■ **WHAT THE EXERCISE ASKS**: Without changing anything, transcribe all of the entries.

■ **Stored items**:
+++++

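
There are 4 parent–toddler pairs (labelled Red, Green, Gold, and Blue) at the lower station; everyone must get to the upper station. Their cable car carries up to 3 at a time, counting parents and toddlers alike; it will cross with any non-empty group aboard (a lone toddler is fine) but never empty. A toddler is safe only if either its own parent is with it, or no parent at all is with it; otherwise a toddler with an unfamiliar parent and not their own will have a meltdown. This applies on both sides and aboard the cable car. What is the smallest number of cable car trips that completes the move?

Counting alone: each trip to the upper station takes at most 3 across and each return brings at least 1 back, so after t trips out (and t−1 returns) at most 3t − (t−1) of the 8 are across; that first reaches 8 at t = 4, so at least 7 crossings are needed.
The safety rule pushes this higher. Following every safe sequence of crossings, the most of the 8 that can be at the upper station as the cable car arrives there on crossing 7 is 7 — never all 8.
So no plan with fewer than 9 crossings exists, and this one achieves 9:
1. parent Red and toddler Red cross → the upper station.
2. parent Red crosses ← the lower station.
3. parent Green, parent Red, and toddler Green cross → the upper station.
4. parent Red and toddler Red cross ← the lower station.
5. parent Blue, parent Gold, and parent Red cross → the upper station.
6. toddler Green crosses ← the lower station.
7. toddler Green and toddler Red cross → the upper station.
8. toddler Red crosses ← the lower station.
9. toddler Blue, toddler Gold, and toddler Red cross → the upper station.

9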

+++++

■ **RESPONSE**:
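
There are 4 parent–toddler pairs (labelled Red, Green, Gold, and Blue) at the lower station; everyone must get to the upper station. Their cable car carries up to 3 at a time, counting parents and toddlers alike; it will cross with any non-empty group aboard (a lone toddler is fine) but never empty. A toddler is safe only if either its own parent is with it, or no parent at all is with it; otherwise a toddler with an unfamiliar parent and not their own will have a meltdown. This applies on both sides and aboard the cable car. What is the smallest number of cable car trips that completes the move?

Counting alone: each trip to the upper station takes at most 3 across and each return brings at least 1 back, so after t trips out (and t−1 returns) at most 3t − (t−1) of the 8 are across; that first reaches 8 at t = 4, so at least 7 crossings are needed.
The safety rule pushes this higher. Following every safe sequence of crossings, the most of the 8 that can be at the upper station as the cable car arrives there on crossing 7 is 7 — never all 8.
So no plan with fewer than 9 crossings exists, and this one achieves 9:
1. parent Red and toddler Red cross → the upper station.
2. parent Red crosses ← the lower station.
3. parent Green, parent Red, and toddler Green cross → the upper station.
4. parent Red and toddler Red cross ← the lower station.
5. parent Blue, parent Gold, and parent Red cross → the upper station.
6. toddler Green crosses ← the lower station.
7. toddler Green and toddler Red cross → the upper station.
8. toddler Red crosses ← the lower station.
9. toddler Blue, toddler Gold, and toddler Red cross → the upper station.

9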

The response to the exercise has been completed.